Make an exact copy of the entries below.

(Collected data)

• • • • •

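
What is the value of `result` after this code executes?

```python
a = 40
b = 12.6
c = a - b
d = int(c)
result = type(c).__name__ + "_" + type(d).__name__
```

a is int; b is float; c is float; d is int; result = 'float_int'

'float_int'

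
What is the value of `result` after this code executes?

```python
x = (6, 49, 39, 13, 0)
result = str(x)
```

x = (6, 49, 39, 13, 0); result = '(6, 49, 39, 13, 0)'

'(6, 49, 39, 13, 0)'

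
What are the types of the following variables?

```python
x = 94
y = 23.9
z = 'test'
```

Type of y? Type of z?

y is assigned a number with a decimal point, so it is a float; z is assigned a quoted string literal, so it is a str

float, str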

• • • • •

RESPONSE AREA
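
What is the value of `result` after this code executes?

```python
a = 40
b = 12.6
c = a - b
d = int(c)
result = type(c).__name__ + "_" + type(d).__name__
```

a is int; b is float; c is float; d is int; result = 'float_int'

'float_int'

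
What is the value of `result` after this code executes?

```python
x = (6, 49, 39, 13, 0)
result = str(x)
```

x = (6, 49, 39, 13, 0); result = '(6, 49, 39, 13, 0)'

'(6, 49, 39, 13, 0)'

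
What are the types of the following variables?

```python
x = 94
y = 23.9
z = 'test'
```

Type of y? Type of z?

y is assigned a number with a decimal point, so it is a float; z is assigned a quoted string literal, so it is a str

float, str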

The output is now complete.